■ What you need to do: Each line of the data below that includes the string "gases" must be copied.

■ Data listing:
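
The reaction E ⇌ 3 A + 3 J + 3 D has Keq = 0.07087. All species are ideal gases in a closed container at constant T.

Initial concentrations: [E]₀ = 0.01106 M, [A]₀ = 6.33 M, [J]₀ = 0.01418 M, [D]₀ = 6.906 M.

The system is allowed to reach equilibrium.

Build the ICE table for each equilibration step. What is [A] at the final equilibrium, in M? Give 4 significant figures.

[A]_eq = 6.318 M

Q₀ = 21.54 vs Keq = 0.07087 ⇒ Q>K, reverse
Step 1:
                    E           A           J           D
  I           0.01106        6.33     0.01418       6.906
  C          0.003946    -0.01184    -0.01184    -0.01184
  E           0.01501       6.318    0.002343       6.894
  solve Keq expr → x = -0.003946; check Q = 0.07087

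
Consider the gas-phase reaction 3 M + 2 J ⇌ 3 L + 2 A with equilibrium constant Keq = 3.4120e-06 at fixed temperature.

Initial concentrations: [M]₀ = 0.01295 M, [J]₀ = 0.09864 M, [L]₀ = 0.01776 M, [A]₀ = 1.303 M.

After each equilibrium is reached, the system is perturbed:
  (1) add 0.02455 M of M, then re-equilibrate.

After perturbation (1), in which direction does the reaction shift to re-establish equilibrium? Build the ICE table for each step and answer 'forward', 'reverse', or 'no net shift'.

Direction: forward

Q₀ = 450.1 vs Keq = 3.4120e-06 ⇒ Q>K, reverse
Step 1:
                  M         J         L         A
  I         0.01295   0.09864   0.01776     1.303
  C         0.01767   0.01178  -0.01767  -0.01178
  E         0.03062    0.1104 8.9478e-05     1.291
  solve Keq expr → x = -0.00589; check Q = 3.4120e-06
Then add 0.02455 M of M.
Step 2:
                  M         J         L         A
  I         0.05517    0.1104 8.9478e-05     1.291
  C       -7.1480e-05 -4.7653e-05 7.1480e-05 4.7653e-05
  E          0.0551    0.1104 1.6096e-04     1.291
  solve Keq expr → x = 2.3827e-05; check Q = 3.4120e-06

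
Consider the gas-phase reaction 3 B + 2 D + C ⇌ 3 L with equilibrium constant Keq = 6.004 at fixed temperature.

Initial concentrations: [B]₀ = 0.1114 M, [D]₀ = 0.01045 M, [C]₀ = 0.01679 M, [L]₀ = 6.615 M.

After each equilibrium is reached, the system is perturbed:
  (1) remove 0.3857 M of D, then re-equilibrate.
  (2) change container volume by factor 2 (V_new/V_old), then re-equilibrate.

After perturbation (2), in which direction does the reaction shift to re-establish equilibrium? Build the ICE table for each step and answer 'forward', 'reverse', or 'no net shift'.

Direction: reverse

Q₀ = 1.1420e+11 vs Keq = 6.004 ⇒ Q>K, reverse
Step 1:
                    B           D           C           L
  init         0.1114     0.01045     0.01679       6.615
  Δ             2.098       1.399      0.6994      -2.098
  eq             2.21       1.409      0.7162       4.517
  solve Keq expr → x = -0.6994; check Q = 6.004
Then remove 0.3857 M of D.
Step 2:
                    B           D           C           L
  init           2.21       1.024      0.7162       4.517
  Δ            0.1745      0.1163     0.05816     -0.1745
  eq            2.384        1.14      0.7744       4.342
  solve Keq expr → x = -0.05816; check Q = 6.004
Then change container volume by factor 2 (V_new/V_old).
Step 3:
                    B           D           C           L
  init          1.192        0.57      0.3872       2.171
  Δ            0.3214      0.2143      0.1071     -0.3214
  eq            1.514      0.7842      0.4943        1.85
  solve Keq expr → x = -0.1071; check Q = 6.004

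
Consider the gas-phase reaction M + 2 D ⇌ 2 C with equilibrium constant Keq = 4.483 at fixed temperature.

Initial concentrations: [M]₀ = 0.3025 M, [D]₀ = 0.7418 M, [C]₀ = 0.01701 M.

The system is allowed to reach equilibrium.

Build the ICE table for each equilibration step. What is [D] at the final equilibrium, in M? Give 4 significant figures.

[D]_eq = 0.4217 M

Q₀ = 0.001738 vs Keq = 4.483 ⇒ Q<K, forward
Step 1:
                    M           D           C
  Initial      0.3025      0.7418     0.01701
  Change        -0.16     -0.3201      0.3201
  Equil        0.1425      0.4217      0.3371
  solve Keq expr → x = 0.16; check Q = 4.483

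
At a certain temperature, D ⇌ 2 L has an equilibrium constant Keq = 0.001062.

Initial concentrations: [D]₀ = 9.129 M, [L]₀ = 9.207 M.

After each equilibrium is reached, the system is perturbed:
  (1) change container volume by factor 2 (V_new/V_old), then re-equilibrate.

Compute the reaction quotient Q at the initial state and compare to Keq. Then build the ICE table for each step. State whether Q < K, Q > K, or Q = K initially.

Q₀ = 9.286; Q > K (proceeds reverse)

Q₀ = 9.286 vs Keq = 0.001062 ⇒ Q>K, reverse
Step 1:
                    D           L
  Initial       9.129       9.207
  Change        4.543      -9.087
  Equil         13.67      0.1205
  solve Keq expr → x = -4.543; check Q = 0.001062
Then change container volume by factor 2 (V_new/V_old).
Step 2:
                    D           L
  Initial       6.836     0.06025
  Change     -0.01244     0.02488
  Equil         6.824     0.08513
  solve Keq expr → x = 0.01244; check Q = 0.001062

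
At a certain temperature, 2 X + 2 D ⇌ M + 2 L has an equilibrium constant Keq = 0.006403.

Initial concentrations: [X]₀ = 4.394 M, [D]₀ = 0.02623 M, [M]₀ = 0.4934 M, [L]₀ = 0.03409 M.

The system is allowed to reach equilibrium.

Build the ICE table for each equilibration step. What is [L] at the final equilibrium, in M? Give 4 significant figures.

Q₀ = 0.04317 vs Keq = 0.006403 ⇒ Q>K, reverse
Step 1:
                   X          D          M          L
  init         4.394    0.02623     0.4934    0.03409
  Δ          0.01383    0.01383  -0.006916   -0.01383
  eq           4.408    0.04006     0.4865    0.02026
  solve Keq expr → x = -0.006916; check Q = 0.006403

[L]_eq = 0.02026 M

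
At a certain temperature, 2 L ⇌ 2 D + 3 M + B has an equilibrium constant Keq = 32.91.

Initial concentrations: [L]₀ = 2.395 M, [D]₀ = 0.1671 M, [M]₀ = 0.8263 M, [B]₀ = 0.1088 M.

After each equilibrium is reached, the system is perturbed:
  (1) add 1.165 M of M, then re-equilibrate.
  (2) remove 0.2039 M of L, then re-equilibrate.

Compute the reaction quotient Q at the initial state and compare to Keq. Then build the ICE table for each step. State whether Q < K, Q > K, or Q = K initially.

Q₀ = 2.9880e-04 vs Keq = 32.91 ⇒ Q<K, forward
Step 1:
                    L           D           M           B
  Initial       2.395      0.1671      0.8263      0.1088
  Change       -1.322       1.322       1.983      0.6611
  Equil         1.073       1.489        2.81      0.7699
  solve Keq expr → x = 0.6611; check Q = 32.91
Then add 1.165 M of M.
Step 2:
                    L           D           M           B
  Initial       1.073       1.489       3.975      0.7699
  Change        0.207      -0.207     -0.3105     -0.1035
  Equil          1.28       1.282       3.664      0.6664
  solve Keq expr → x = -0.1035; check Q = 32.91
Then remove 0.2039 M of L.
Step 3:
                    L           D           M           B
  Initial       1.076       1.282       3.664      0.6664
  Change      0.06405    -0.06405    -0.09607    -0.03202
  Equil          1.14       1.218       3.568      0.6344
  solve Keq expr → x = -0.03202; check Q = 32.91

Q₀ = 2.9880e-04; Q < K (proceeds forward)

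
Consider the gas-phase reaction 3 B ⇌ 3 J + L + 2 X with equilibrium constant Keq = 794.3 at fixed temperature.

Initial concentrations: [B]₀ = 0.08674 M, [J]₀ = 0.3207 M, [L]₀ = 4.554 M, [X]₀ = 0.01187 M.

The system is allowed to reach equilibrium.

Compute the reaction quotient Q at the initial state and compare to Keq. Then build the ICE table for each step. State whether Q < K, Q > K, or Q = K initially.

Q₀ = 0.03243; Q < K (proceeds forward)

Q₀ = 0.03243 vs Keq = 794.3 ⇒ Q<K, forward
Step 1:
                    B           J           L           X
  I           0.08674      0.3207       4.554     0.01187
  C          -0.07558     0.07558     0.02519     0.05039
  E           0.01116      0.3963       4.579     0.06226
  solve Keq expr → x = 0.02519; check Q = 794.3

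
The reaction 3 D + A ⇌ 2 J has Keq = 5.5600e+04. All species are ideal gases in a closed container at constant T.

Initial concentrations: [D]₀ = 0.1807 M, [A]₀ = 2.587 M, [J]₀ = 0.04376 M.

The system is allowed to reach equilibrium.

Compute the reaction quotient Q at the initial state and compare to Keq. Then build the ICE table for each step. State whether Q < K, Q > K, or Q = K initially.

Q₀ = 0.1255 vs Keq = 5.5600e+04 ⇒ Q<K, forward
Step 1:
                    D           A           J
  I            0.1807       2.587     0.04376
  C            -0.175    -0.05834      0.1167
  E          0.005678       2.529      0.1604
  solve Keq expr → x = 0.05834; check Q = 5.5600e+04

Q₀ = 0.1255; Q < K (proceeds forward)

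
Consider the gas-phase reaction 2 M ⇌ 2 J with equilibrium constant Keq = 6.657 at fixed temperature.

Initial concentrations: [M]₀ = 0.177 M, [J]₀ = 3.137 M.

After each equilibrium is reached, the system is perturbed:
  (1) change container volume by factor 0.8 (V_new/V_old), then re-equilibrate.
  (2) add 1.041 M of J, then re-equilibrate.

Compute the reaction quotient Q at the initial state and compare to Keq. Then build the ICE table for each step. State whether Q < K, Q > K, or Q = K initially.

Q₀ = 314.1; Q > K (proceeds reverse)

Q₀ = 314.1 vs Keq = 6.657 ⇒ Q>K, reverse
Step 1:
                    M           J
  Initial       0.177       3.137
  Change       0.7487     -0.7487
  Equil        0.9257       2.388
  solve Keq expr → x = -0.3743; check Q = 6.657
Then change container volume by factor 0.8 (V_new/V_old).
Step 2:
                    M           J
  Initial       1.157       2.985
  Change            0           0
  Equil         1.157       2.985
  solve Keq expr → x = 0; check Q = 6.657
Then add 1.041 M of J.
Step 3:
                    M           J
  Initial       1.157       4.026
  Change       0.2908     -0.2908
  Equil         1.448       3.736
  solve Keq expr → x = -0.1454; check Q = 6.657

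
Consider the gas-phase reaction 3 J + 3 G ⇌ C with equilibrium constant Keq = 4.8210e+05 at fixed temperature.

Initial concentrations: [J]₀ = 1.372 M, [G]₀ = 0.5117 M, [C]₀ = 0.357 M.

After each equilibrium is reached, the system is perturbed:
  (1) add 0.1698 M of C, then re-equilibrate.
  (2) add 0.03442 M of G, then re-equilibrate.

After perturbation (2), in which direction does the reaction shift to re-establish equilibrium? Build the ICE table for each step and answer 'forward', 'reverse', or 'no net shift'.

Q₀ = 1.032 vs Keq = 4.8210e+05 ⇒ Q<K, forward
Step 1:
                   J          G          C
  init         1.372     0.5117      0.357
  Δ          -0.4999    -0.4999     0.1666
  eq          0.8721    0.01179     0.5236
  solve Keq expr → x = 0.1666; check Q = 4.8210e+05
Then add 0.1698 M of C.
Step 2:
                   J          G          C
  init        0.8721    0.01179     0.6934
  Δ         0.001138   0.001138 -3.7920e-04
  eq          0.8732    0.01292     0.6931
  solve Keq expr → x = -3.7920e-04; check Q = 4.8210e+05
Then add 0.03442 M of G.
Step 3:
                   J          G          C
  init        0.8732    0.04734     0.6931
  Δ         -0.03383   -0.03383    0.01128
  eq          0.8394    0.01352     0.7043
  solve Keq expr → x = 0.01128; check Q = 4.8210e+05

Direction: forward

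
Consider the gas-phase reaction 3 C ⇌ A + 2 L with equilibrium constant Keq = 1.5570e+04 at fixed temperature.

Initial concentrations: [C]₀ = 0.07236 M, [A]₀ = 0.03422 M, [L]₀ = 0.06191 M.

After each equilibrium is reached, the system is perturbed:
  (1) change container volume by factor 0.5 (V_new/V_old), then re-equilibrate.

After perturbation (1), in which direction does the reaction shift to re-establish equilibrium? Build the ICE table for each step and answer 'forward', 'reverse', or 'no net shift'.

Direction: no net shift

Q₀ = 0.3462 vs Keq = 1.5570e+04 ⇒ Q<K, forward
Step 1:
                   C          A          L
  I          0.07236    0.03422    0.06191
  C         -0.06887    0.02296    0.04591
  E         0.003495    0.05718     0.1078
  solve Keq expr → x = 0.02296; check Q = 1.5570e+04
Then change container volume by factor 0.5 (V_new/V_old).
Step 2:
                   C          A          L
  I          0.00699     0.1144     0.2156
  C                0          0          0
  E          0.00699     0.1144     0.2156
  solve Keq expr → x = 0; check Q = 1.5570e+04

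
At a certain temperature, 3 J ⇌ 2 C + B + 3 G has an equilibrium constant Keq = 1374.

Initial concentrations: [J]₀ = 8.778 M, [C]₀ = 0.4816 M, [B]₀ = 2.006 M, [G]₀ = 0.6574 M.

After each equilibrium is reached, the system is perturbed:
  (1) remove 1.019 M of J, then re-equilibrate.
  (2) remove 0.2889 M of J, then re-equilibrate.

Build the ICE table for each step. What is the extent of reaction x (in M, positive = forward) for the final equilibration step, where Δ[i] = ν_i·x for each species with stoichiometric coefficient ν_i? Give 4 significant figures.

Q₀ = 1.9544e-04 vs Keq = 1374 ⇒ Q<K, forward
Step 1:
                   J          C          B          G
  Initial      8.778     0.4816      2.006     0.6574
  Change      -6.112      4.075      2.037      6.112
  Equil        2.666      4.556      4.043      6.769
  solve Keq expr → x = 2.037; check Q = 1374
Then remove 1.019 M of J.
Step 2:
                   J          C          B          G
  Initial      1.647      4.556      4.043      6.769
  Change         0.6       -0.4       -0.2       -0.6
  Equil        2.247      4.156      3.843      6.169
  solve Keq expr → x = -0.2; check Q = 1374
Then remove 0.2889 M of J.
Step 3:
                   J          C          B          G
  Initial      1.958      4.156      3.843      6.169
  Change      0.1739    -0.1159   -0.05797    -0.1739
  Equil        2.132       4.04      3.785      5.995
  solve Keq expr → x = -0.05797; check Q = 1374

x = -0.05797 M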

■ Answer box:
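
The reaction E ⇌ 3 A + 3 J + 3 D has Keq = 0.07087. All species are ideal gases in a closed container at constant T.
The reaction 3 D + A ⇌ 2 J has Keq = 5.5600e+04. All species are ideal gases in a closed container at constant T.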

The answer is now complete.